#### [PROBLEM DETAILS]
Every line of the entries below that mentions "effect" is to be copied out.

#### [PROVIDED MATERIAL]
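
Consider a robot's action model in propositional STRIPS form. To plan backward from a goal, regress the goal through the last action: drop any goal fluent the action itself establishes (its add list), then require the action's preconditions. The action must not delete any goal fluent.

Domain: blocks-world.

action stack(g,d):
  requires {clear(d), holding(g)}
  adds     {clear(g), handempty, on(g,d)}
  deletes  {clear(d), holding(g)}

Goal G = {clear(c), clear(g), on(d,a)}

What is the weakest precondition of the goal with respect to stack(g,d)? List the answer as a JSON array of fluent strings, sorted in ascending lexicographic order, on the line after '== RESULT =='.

Regress:
  G ∩ del = {}  (empty — regression defined)
  G \ add = {clear(c), clear(g), on(d,a)} \ {clear(g), handempty, on(g,d)} = {clear(c), on(d,a)}
  ∪ pre   = {clear(c), on(d,a)} ∪ {clear(d), holding(g)}
          = {clear(c), clear(d), holding(g), on(d,a)}

== RESULT ==
["clear(c)", "clear(d)", "holding(g)", "on(d,a)"]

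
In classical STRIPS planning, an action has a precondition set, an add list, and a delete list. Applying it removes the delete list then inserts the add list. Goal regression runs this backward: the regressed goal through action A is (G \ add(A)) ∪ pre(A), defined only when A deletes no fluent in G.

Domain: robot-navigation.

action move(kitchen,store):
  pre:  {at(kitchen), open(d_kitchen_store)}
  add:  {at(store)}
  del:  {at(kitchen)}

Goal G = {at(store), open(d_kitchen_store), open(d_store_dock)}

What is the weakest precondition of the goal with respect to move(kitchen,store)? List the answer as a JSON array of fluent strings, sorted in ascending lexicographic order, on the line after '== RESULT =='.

Regress:
  G ∩ del = {}  (empty — regression defined)
  G \ add = {at(store), open(d_kitchen_store), open(d_store_dock)} \ {at(store)} = {open(d_kitchen_store), open(d_store_dock)}
  ∪ pre   = {open(d_kitchen_store), open(d_store_dock)} ∪ {at(kitchen), open(d_kitchen_store)}
          = {at(kitchen), open(d_kitchen_store), open(d_store_dock)}

== RESULT ==
["at(kitchen)", "open(d_kitchen_store)", "open(d_store_dock)"]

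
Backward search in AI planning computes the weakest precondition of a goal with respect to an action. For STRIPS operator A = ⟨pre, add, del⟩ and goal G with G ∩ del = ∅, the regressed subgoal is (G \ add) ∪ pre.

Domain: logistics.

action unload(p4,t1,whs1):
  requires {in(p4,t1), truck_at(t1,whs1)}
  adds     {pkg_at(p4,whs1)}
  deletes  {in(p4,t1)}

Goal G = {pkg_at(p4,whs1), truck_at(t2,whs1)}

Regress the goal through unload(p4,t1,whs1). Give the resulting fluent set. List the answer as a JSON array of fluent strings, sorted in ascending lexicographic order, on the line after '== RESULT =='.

Regress:
  G ∩ del = {}  (empty — regression defined)
  G \ add = {pkg_at(p4,whs1), truck_at(t2,whs1)} \ {pkg_at(p4,whs1)} = {truck_at(t2,whs1)}
  ∪ pre   = {truck_at(t2,whs1)} ∪ {in(p4,t1), truck_at(t1,whs1)}
          = {in(p4,t1), truck_at(t1,whs1), truck_at(t2,whs1)}

== RESULT ==
["in(p4,t1)", "truck_at(t1,whs1)", "truck_at(t2,whs1)"]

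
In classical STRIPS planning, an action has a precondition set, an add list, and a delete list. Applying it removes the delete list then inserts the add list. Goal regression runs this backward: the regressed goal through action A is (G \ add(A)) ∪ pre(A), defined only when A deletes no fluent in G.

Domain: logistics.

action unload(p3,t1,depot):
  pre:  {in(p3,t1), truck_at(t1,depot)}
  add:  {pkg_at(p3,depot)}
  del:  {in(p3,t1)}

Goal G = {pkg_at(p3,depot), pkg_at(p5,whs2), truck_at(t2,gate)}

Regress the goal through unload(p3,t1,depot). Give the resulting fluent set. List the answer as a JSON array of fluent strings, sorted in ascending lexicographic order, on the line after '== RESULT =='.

Regress:
  G ∩ del = {}  (empty — regression defined)
  G \ add = {pkg_at(p3,depot), pkg_at(p5,whs2), truck_at(t2,gate)} \ {pkg_at(p3,depot)} = {pkg_at(p5,whs2), truck_at(t2,gate)}
  ∪ pre   = {pkg_at(p5,whs2), truck_at(t2,gate)} ∪ {in(p3,t1), truck_at(t1,depot)}
          = {in(p3,t1), pkg_at(p5,whs2), truck_at(t1,depot), truck_at(t2,gate)}

== RESULT ==
["in(p3,t1)", "pkg_at(p5,whs2)", "truck_at(t1,depot)", "truck_at(t2,gate)"]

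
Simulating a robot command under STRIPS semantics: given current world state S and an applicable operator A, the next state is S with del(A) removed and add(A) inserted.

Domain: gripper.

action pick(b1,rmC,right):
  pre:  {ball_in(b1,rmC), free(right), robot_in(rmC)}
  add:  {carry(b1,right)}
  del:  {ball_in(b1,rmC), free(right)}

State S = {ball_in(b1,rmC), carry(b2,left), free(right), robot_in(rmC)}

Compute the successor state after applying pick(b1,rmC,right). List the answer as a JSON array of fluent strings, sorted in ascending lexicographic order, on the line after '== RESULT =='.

Compute (S \ del) ∪ add:
  pre ⊆ S: {ball_in(b1,rmC), free(right), robot_in(rmC)} ⊆ S  — applicable
  S \ del = {carry(b2,left), robot_in(rmC)}
  ∪ add   = {carry(b1,right), carry(b2,left), robot_in(rmC)}

== RESULT ==
["carry(b1,right)", "carry(b2,left)", "robot_in(rmC)"]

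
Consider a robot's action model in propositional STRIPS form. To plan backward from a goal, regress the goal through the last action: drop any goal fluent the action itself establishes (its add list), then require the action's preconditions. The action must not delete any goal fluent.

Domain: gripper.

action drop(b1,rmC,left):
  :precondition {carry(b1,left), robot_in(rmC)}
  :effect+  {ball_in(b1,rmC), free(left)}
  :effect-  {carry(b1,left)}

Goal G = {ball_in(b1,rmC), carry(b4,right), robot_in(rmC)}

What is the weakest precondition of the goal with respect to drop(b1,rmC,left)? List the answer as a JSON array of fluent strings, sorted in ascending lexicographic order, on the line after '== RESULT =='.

Compute (G \ add) ∪ pre:
  G ∩ del = {}  (empty — regression defined)
  G \ add = {ball_in(b1,rmC), carry(b4,right), robot_in(rmC)} \ {ball_in(b1,rmC), free(left)} = {carry(b4,right), robot_in(rmC)}
  ∪ pre   = {carry(b4,right), robot_in(rmC)} ∪ {carry(b1,left), robot_in(rmC)}
          = {carry(b1,left), carry(b4,right), robot_in(rmC)}

== RESULT ==
["carry(b1,left)", "carry(b4,right)", "robot_in(rmC)"]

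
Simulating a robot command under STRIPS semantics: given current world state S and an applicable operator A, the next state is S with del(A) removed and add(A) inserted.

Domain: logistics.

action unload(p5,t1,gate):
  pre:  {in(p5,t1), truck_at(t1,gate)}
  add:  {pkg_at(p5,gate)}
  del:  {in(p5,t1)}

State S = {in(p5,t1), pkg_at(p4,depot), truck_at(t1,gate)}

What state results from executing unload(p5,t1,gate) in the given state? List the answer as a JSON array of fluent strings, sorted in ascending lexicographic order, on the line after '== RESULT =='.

Compute (S \ del) ∪ add:
  pre ⊆ S: {in(p5,t1), truck_at(t1,gate)} ⊆ S  — applicable
  S \ del = {pkg_at(p4,depot), truck_at(t1,gate)}
  ∪ add   = {pkg_at(p4,depot), pkg_at(p5,gate), truck_at(t1,gate)}

== RESULT ==
["pkg_at(p4,depot)", "pkg_at(p5,gate)", "truck_at(t1,gate)"]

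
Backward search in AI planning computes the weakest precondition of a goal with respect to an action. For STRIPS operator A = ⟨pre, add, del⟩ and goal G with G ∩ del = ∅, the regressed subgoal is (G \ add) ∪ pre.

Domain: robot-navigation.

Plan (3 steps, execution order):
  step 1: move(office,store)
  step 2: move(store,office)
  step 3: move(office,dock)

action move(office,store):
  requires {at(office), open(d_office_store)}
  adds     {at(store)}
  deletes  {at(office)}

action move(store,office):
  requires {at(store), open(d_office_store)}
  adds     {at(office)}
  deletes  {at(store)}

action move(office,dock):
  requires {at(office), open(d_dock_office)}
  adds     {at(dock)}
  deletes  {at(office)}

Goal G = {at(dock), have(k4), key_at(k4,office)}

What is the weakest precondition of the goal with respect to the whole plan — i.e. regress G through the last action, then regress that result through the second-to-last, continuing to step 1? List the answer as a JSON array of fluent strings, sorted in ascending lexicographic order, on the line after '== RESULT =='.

Work backward from the goal:
  through step 3 (move(office,dock)): drop {at(dock)}, keep {have(k4), key_at(k4,office)}, require {at(office), open(d_dock_office)}
    → {at(office), have(k4), key_at(k4,office), open(d_dock_office)}
  through step 2 (move(store,office)): drop {at(office)}, keep {have(k4), key_at(k4,office), open(d_dock_office)}, require {at(store), open(d_office_store)}
    → {at(store), have(k4), key_at(k4,office), open(d_dock_office), open(d_office_store)}
  through step 1 (move(office,store)): drop {at(store)}, keep {have(k4), key_at(k4,office), open(d_dock_office), open(d_office_store)}, require {at(office), open(d_office_store)}
    → {at(office), have(k4), key_at(k4,office), open(d_dock_office), open(d_office_store)}

== RESULT ==
["at(office)", "have(k4)", "key_at(k4,office)", "open(d_dock_office)", "open(d_office_store)"]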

#### [SOLUTION FOR THIS TASK]
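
  :effect+  {ball_in(b1,rmC), free(left)}
  :effect-  {carry(b1,left)}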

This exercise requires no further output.